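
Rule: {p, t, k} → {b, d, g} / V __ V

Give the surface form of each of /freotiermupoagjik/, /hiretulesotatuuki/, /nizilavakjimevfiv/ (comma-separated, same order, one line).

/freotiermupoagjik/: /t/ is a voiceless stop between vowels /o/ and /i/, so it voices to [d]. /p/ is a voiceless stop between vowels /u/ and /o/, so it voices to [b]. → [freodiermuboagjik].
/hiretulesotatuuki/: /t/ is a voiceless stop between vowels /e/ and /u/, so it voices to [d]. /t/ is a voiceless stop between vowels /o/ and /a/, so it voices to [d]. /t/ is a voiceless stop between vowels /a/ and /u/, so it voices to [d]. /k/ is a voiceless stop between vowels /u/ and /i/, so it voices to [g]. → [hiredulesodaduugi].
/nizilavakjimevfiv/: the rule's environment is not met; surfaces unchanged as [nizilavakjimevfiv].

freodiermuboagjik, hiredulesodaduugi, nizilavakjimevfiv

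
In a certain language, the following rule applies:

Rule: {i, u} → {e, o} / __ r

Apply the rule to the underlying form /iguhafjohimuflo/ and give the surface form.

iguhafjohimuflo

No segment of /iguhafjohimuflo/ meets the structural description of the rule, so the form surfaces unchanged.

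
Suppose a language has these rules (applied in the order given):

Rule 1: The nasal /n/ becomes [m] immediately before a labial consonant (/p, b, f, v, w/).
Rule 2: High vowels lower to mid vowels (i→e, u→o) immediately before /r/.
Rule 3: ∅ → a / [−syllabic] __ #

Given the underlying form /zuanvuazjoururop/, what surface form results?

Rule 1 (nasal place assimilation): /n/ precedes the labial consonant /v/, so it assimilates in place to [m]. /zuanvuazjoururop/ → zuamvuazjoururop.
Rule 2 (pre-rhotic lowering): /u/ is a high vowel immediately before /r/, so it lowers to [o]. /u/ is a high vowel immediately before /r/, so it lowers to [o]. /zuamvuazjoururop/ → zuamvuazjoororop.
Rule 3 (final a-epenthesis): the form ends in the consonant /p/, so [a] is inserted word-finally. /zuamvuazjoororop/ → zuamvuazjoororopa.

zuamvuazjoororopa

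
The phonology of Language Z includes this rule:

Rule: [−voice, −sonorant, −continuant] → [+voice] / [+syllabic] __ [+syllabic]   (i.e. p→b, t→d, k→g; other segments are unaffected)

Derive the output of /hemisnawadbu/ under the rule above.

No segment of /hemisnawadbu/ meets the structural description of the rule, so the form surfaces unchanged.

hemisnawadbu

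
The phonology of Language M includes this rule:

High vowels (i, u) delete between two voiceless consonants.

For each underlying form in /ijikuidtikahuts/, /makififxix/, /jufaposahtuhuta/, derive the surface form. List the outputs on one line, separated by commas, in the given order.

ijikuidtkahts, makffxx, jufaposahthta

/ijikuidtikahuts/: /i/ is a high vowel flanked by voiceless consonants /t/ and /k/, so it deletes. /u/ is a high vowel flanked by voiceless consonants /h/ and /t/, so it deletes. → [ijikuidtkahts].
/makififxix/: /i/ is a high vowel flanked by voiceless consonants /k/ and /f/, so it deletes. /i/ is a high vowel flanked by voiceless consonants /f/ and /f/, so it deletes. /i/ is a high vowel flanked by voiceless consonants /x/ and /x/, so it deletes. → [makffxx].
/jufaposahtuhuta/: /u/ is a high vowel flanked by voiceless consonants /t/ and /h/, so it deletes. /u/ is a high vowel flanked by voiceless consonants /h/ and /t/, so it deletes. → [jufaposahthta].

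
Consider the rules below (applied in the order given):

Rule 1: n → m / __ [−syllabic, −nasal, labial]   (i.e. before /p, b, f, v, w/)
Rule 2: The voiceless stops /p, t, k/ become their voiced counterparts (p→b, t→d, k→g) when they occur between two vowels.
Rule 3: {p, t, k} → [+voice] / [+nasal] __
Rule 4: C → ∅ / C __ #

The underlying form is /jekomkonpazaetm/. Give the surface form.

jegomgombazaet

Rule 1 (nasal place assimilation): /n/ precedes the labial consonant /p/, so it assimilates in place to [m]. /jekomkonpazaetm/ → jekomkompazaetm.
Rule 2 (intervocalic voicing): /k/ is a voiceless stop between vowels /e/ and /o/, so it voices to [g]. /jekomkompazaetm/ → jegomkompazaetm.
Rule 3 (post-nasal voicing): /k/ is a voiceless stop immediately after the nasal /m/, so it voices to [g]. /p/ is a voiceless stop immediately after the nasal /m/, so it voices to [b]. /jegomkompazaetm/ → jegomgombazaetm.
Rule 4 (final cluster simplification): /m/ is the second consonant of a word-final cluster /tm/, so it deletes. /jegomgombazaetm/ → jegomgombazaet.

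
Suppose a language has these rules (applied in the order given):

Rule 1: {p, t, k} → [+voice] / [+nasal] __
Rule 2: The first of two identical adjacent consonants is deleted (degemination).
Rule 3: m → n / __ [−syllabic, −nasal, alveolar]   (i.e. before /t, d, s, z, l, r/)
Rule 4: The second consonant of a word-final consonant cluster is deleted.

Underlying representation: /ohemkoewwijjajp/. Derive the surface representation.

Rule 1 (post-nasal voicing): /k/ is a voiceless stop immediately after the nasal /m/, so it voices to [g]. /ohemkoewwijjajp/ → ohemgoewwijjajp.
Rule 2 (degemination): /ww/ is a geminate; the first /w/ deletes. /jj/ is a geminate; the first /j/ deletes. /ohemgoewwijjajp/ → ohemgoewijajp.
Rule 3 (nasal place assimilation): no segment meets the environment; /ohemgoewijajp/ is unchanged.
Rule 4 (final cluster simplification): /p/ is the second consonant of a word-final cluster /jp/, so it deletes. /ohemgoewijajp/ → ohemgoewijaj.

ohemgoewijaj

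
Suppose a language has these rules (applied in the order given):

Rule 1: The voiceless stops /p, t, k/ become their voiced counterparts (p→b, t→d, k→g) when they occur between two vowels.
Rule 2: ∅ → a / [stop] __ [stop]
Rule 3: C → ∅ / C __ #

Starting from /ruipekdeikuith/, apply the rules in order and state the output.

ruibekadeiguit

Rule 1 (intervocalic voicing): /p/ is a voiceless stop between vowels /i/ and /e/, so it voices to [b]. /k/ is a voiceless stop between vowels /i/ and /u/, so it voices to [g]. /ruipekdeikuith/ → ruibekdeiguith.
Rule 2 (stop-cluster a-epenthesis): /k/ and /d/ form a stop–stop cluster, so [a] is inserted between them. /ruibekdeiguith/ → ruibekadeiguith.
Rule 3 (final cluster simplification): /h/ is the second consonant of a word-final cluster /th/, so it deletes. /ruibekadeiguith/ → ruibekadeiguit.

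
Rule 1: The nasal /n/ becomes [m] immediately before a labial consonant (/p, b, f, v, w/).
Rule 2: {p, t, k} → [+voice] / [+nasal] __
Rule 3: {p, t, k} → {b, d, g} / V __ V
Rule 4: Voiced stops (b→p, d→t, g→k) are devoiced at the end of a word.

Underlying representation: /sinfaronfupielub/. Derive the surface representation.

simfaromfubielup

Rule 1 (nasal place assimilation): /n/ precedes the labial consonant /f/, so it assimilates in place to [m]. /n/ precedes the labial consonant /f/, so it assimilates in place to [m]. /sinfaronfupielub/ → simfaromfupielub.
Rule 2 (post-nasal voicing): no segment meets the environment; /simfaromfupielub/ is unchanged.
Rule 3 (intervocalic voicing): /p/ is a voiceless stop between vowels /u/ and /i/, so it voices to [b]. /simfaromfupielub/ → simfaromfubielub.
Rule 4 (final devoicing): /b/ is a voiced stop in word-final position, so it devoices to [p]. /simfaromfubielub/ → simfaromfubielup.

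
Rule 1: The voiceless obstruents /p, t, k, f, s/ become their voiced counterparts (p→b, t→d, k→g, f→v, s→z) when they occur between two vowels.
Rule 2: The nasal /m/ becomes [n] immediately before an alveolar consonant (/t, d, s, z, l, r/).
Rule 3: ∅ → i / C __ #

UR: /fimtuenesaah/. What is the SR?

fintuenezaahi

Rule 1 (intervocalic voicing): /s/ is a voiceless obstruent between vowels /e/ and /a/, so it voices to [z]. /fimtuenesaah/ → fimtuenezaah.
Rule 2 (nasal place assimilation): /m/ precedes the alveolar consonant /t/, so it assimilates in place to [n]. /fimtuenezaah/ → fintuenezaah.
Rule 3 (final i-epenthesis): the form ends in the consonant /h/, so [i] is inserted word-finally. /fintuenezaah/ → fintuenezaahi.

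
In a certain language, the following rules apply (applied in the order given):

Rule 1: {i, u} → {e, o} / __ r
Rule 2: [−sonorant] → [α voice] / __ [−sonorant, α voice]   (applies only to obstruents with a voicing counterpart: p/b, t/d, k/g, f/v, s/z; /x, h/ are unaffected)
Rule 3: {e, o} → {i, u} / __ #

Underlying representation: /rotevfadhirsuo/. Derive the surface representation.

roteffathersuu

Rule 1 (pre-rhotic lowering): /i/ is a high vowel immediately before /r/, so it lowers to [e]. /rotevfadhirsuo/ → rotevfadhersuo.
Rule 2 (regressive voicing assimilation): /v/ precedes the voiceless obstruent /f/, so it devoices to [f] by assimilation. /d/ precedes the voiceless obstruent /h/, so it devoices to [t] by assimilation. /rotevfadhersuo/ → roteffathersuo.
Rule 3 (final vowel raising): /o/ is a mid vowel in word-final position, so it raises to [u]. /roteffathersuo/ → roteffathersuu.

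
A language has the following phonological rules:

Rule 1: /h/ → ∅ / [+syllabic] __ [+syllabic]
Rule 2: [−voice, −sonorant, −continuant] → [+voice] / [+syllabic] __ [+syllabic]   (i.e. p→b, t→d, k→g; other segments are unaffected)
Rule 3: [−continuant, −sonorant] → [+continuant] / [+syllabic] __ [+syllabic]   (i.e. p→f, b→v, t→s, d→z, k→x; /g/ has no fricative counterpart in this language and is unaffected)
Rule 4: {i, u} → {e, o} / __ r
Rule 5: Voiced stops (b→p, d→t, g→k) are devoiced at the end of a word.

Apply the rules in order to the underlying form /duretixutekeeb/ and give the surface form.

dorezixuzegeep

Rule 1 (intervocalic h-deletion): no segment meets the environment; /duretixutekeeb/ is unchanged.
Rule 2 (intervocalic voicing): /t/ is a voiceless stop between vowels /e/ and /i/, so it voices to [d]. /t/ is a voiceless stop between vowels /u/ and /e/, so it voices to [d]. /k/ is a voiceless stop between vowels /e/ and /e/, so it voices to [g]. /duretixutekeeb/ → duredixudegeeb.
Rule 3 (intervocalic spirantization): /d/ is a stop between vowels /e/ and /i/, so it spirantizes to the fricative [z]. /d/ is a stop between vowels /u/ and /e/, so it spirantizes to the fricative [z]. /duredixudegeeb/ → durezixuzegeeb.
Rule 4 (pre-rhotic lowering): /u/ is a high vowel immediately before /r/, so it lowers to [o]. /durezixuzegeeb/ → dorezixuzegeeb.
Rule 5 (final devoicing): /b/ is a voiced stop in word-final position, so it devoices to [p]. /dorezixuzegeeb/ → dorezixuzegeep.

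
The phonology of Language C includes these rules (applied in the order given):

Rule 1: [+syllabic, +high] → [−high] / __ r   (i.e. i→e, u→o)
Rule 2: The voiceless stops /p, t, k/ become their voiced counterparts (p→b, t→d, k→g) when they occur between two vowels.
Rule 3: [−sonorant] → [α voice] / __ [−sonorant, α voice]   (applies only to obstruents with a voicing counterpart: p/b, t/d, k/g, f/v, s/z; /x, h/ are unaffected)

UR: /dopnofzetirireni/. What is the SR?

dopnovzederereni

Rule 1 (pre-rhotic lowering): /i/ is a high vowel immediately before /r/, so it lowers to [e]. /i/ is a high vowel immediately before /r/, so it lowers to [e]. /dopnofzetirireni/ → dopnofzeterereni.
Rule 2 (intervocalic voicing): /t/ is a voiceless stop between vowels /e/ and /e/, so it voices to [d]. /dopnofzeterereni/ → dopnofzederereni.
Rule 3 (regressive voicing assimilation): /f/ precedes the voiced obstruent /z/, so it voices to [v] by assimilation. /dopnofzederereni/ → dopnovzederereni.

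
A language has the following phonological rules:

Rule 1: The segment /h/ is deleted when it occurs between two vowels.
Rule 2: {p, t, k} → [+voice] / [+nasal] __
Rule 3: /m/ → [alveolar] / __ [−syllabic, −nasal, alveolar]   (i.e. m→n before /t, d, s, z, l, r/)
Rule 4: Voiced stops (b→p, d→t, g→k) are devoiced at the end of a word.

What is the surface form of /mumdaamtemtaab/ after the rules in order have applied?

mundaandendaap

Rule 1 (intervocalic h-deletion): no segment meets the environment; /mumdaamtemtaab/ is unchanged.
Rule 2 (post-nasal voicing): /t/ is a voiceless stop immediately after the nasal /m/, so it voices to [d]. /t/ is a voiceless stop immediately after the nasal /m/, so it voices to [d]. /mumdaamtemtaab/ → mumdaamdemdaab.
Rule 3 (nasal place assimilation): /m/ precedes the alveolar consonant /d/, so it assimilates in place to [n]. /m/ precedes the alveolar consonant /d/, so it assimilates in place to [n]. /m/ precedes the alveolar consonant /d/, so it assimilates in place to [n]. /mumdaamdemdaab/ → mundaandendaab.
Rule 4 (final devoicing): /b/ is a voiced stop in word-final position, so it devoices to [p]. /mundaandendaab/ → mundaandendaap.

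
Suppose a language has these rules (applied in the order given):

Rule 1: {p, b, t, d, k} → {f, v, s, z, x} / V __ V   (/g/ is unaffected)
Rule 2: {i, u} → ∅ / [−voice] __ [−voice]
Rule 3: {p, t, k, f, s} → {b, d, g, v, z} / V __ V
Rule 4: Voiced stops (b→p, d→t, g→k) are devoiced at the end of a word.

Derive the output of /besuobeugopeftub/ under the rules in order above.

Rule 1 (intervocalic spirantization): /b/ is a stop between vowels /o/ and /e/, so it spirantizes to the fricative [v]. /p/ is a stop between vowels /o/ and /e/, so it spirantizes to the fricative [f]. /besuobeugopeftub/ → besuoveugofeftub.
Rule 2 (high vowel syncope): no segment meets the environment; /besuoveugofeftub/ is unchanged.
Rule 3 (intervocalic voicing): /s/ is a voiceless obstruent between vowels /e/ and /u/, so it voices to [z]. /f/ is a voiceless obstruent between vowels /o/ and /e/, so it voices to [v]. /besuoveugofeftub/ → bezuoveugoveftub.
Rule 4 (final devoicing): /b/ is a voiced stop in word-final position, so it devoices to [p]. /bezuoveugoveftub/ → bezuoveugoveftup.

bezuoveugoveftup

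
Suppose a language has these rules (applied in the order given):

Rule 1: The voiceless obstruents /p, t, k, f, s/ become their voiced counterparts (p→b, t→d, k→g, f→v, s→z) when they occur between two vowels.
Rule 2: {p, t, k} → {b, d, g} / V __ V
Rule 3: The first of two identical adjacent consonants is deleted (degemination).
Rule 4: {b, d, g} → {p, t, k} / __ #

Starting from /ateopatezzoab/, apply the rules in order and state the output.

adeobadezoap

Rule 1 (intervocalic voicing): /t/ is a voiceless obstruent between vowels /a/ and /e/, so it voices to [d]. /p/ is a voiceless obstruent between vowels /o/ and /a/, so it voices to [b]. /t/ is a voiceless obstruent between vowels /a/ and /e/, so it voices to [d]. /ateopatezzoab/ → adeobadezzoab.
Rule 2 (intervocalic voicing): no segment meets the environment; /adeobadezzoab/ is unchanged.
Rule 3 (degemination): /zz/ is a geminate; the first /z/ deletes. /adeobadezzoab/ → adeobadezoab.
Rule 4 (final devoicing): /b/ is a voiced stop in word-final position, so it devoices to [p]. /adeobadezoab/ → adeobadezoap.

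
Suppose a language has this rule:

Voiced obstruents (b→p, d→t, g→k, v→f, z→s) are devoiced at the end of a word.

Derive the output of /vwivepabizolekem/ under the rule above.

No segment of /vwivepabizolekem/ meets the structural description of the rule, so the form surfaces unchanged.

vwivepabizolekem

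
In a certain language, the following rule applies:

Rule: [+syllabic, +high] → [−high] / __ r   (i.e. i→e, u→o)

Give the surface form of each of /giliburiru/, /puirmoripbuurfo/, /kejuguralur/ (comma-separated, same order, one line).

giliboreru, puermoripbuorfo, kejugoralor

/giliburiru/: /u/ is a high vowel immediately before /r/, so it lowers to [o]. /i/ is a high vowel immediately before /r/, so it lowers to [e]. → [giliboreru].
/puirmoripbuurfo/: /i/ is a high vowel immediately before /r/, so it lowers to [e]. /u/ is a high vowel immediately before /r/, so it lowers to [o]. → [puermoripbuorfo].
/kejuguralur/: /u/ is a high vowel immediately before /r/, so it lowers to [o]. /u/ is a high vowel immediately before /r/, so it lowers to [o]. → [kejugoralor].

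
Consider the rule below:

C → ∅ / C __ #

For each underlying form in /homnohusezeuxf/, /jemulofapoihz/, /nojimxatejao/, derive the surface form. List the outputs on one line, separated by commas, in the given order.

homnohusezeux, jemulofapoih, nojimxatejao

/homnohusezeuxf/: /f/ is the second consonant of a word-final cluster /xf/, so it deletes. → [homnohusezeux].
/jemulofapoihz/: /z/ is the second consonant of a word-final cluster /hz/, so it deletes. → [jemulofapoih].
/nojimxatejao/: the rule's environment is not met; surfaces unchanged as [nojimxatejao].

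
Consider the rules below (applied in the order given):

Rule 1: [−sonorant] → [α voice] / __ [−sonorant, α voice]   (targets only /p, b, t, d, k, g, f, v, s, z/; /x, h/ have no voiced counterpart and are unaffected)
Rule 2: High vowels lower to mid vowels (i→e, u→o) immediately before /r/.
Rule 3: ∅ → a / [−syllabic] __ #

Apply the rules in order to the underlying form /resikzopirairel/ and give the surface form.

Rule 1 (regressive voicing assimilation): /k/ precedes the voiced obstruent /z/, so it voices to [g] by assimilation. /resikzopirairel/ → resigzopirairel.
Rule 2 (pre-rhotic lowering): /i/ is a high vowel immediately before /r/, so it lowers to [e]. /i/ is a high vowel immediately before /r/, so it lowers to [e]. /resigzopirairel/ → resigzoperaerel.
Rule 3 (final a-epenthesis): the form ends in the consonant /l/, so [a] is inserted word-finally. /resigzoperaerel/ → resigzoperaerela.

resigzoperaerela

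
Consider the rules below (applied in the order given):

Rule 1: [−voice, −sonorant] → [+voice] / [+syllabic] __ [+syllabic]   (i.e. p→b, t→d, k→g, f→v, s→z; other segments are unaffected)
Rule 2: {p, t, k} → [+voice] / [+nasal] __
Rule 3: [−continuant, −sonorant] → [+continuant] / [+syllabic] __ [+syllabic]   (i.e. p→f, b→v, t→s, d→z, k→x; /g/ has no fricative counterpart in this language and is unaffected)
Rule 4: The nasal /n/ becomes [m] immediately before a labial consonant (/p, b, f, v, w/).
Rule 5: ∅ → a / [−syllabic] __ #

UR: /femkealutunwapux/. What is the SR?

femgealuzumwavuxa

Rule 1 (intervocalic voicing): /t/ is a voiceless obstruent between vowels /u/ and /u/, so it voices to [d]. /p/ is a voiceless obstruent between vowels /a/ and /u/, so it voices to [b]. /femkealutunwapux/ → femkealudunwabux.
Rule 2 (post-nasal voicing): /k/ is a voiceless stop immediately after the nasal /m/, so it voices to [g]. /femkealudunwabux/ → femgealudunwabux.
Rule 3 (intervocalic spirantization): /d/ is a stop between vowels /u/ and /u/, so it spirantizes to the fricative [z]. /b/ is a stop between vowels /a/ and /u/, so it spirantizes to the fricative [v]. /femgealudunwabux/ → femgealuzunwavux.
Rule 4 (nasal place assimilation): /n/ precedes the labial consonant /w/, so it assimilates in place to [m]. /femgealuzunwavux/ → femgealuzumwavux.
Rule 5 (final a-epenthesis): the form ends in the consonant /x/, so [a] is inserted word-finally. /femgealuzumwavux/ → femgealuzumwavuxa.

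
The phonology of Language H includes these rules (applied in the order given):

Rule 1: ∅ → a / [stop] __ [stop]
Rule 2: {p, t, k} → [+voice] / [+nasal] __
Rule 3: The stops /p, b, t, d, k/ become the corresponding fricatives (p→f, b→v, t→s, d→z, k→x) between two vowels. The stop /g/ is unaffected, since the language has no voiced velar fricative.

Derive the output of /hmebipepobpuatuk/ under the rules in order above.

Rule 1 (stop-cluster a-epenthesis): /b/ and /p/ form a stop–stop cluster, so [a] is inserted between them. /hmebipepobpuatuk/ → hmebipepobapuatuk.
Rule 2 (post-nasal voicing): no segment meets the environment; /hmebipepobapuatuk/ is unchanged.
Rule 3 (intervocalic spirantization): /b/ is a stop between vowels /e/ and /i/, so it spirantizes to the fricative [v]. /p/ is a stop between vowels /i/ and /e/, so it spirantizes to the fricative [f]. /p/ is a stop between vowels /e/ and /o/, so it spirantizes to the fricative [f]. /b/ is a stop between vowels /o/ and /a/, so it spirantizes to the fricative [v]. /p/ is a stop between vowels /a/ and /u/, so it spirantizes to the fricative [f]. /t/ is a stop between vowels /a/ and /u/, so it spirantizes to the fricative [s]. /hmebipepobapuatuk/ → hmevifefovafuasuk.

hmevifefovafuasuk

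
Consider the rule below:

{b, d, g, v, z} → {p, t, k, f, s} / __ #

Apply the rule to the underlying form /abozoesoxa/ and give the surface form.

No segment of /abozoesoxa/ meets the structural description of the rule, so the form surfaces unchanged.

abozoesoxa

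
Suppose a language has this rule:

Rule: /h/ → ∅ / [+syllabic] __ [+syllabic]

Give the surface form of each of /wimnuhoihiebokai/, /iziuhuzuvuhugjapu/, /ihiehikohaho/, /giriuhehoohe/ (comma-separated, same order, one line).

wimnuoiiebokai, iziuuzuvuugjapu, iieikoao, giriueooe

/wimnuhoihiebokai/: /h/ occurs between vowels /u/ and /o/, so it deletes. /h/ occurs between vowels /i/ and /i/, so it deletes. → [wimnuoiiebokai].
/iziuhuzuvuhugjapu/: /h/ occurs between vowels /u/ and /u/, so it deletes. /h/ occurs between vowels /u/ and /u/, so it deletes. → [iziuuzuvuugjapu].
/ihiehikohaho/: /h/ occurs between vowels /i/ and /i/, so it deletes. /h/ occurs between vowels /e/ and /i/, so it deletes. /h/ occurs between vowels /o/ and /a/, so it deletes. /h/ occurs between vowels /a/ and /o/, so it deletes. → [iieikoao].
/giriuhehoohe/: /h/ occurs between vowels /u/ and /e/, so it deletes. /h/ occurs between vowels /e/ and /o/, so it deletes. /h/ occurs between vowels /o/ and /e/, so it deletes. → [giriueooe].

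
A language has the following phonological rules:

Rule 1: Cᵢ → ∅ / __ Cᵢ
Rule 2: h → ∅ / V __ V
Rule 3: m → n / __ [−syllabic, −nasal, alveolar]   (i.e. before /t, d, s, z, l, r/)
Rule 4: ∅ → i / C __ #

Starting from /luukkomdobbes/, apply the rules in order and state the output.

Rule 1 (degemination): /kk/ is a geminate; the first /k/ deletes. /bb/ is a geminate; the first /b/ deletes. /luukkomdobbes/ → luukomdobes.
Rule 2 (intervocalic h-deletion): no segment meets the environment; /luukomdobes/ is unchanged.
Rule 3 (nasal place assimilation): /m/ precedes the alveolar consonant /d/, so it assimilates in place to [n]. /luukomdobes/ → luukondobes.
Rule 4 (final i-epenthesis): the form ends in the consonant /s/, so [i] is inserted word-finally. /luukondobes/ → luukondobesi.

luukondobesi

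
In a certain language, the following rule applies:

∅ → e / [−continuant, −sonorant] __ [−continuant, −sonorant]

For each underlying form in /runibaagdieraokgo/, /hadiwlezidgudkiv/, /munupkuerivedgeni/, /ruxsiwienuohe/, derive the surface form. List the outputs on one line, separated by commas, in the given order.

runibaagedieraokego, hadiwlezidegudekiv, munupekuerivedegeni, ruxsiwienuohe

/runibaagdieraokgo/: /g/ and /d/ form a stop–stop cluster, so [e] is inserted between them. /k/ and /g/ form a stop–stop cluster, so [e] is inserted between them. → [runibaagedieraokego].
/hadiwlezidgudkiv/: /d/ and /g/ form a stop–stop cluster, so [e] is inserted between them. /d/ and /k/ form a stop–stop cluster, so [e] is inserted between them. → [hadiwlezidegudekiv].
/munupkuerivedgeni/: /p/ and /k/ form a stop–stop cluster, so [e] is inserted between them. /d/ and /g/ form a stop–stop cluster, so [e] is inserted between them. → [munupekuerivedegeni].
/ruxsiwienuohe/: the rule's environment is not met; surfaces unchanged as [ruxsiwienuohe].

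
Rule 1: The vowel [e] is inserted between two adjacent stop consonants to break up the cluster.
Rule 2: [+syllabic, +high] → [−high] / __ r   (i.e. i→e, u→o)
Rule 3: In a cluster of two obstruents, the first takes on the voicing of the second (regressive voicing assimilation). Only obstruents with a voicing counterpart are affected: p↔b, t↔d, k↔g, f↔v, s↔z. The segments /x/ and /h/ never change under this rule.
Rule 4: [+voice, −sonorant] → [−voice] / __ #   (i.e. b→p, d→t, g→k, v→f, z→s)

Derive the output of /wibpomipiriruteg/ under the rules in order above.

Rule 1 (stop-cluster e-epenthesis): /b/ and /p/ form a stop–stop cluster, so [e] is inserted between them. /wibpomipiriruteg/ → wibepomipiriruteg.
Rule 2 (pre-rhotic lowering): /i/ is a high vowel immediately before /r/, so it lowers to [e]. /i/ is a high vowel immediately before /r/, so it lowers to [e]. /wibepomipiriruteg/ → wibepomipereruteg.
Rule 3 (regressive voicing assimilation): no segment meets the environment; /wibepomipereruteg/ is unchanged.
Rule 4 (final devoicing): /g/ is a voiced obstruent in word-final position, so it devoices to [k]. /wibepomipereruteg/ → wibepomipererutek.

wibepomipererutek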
*-*-*
• WHAT YOU ARE ASKED TO DO:
Only the count should be given: the number of lines in the entries above containing the word "adjacent".

• SOLVED EXERCISE:
3